== Task material
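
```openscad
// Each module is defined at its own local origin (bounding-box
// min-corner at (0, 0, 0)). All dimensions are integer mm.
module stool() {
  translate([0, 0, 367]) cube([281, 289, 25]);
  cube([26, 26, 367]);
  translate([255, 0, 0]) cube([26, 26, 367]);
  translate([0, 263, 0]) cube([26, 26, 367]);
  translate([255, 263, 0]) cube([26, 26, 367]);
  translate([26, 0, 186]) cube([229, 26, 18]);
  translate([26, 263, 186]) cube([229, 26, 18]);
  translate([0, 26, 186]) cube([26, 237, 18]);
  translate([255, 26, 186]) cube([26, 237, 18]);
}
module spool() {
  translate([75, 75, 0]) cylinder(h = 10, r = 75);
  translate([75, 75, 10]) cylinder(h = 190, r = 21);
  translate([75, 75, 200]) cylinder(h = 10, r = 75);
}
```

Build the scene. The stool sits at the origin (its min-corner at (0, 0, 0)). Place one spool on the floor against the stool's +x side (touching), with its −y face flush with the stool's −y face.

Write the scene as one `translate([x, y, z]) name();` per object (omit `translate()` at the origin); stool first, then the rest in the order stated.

stool();
translate([281, 0, 0]) spool();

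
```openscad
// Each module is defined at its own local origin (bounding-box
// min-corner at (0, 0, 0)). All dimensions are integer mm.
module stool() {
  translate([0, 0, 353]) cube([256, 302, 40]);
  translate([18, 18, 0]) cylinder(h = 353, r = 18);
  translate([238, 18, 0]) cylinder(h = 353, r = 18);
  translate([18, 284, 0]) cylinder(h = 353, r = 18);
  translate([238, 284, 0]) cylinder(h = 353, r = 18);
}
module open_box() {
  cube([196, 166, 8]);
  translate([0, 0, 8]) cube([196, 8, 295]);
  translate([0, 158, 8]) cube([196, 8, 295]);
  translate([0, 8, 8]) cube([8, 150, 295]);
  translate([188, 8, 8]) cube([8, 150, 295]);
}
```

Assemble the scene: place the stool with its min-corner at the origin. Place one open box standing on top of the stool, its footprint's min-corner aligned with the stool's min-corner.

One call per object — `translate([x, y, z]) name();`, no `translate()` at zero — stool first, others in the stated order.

stool();
translate([0, 0, 393]) open_box();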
====
→ The task
Extract the complete data, matching each line exactly.

→ Finished exercise
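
```openscad
// Each module is defined at its own local origin (bounding-box
// min-corner at (0, 0, 0)). All dimensions are integer mm.
module stool() {
  translate([0, 0, 367]) cube([281, 289, 25]);
  cube([26, 26, 367]);
  translate([255, 0, 0]) cube([26, 26, 367]);
  translate([0, 263, 0]) cube([26, 26, 367]);
  translate([255, 263, 0]) cube([26, 26, 367]);
  translate([26, 0, 186]) cube([229, 26, 18]);
  translate([26, 263, 186]) cube([229, 26, 18]);
  translate([0, 26, 186]) cube([26, 237, 18]);
  translate([255, 26, 186]) cube([26, 237, 18]);
}
module spool() {
  translate([75, 75, 0]) cylinder(h = 10, r = 75);
  translate([75, 75, 10]) cylinder(h = 190, r = 21);
  translate([75, 75, 200]) cylinder(h = 10, r = 75);
}
```

Build the scene. The stool sits at the origin (its min-corner at (0, 0, 0)). Place one spool on the floor against the stool's +x side (touching), with its −y face flush with the stool's −y face.

Write the scene as one `translate([x, y, z]) name();` per object (omit `translate()` at the origin); stool first, then the rest in the order stated.

stool();
translate([281, 0, 0]) spool();

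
```openscad
// Each module is defined at its own local origin (bounding-box
// min-corner at (0, 0, 0)). All dimensions are integer mm.
module stool() {
  translate([0, 0, 353]) cube([256, 302, 40]);
  translate([18, 18, 0]) cylinder(h = 353, r = 18);
  translate([238, 18, 0]) cylinder(h = 353, r = 18);
  translate([18, 284, 0]) cylinder(h = 353, r = 18);
  translate([238, 284, 0]) cylinder(h = 353, r = 18);
}
module open_box() {
  cube([196, 166, 8]);
  translate([0, 0, 8]) cube([196, 8, 295]);
  translate([0, 158, 8]) cube([196, 8, 295]);
  translate([0, 8, 8]) cube([8, 150, 295]);
  translate([188, 8, 8]) cube([8, 150, 295]);
}
```

Assemble the scene: place the stool with its min-corner at the origin. Place one open box standing on top of the stool, its footprint's min-corner aligned with the stool's min-corner.

One call per object — `translate([x, y, z]) name();`, no `translate()` at zero — stool first, others in the stated order.

stool();
translate([0, 0, 393]) open_box();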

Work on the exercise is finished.